::: Given information :::
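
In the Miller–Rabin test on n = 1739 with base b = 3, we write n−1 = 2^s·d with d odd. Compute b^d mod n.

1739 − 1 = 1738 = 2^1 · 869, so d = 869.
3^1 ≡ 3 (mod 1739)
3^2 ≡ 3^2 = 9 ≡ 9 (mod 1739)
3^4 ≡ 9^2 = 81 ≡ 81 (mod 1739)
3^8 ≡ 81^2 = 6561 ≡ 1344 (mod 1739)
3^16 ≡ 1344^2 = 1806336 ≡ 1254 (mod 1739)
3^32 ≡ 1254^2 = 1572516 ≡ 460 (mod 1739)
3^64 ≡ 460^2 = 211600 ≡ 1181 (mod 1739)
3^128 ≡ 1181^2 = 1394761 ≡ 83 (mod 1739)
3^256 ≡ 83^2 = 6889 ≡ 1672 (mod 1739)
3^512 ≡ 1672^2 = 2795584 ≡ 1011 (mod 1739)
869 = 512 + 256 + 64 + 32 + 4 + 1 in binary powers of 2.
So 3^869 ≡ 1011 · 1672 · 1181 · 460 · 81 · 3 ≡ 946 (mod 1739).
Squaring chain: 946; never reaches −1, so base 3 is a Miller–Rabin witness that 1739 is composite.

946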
:::
Instructions for the task >> Using the records above, list each line that includes "base".

Completed exercise >>
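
In the Miller–Rabin test on n = 1739 with base b = 3, we write n−1 = 2^s·d with d odd. Compute b^d mod n.
Squaring chain: 946; never reaches −1, so base 3 is a Miller–Rabin witness that 1739 is composite.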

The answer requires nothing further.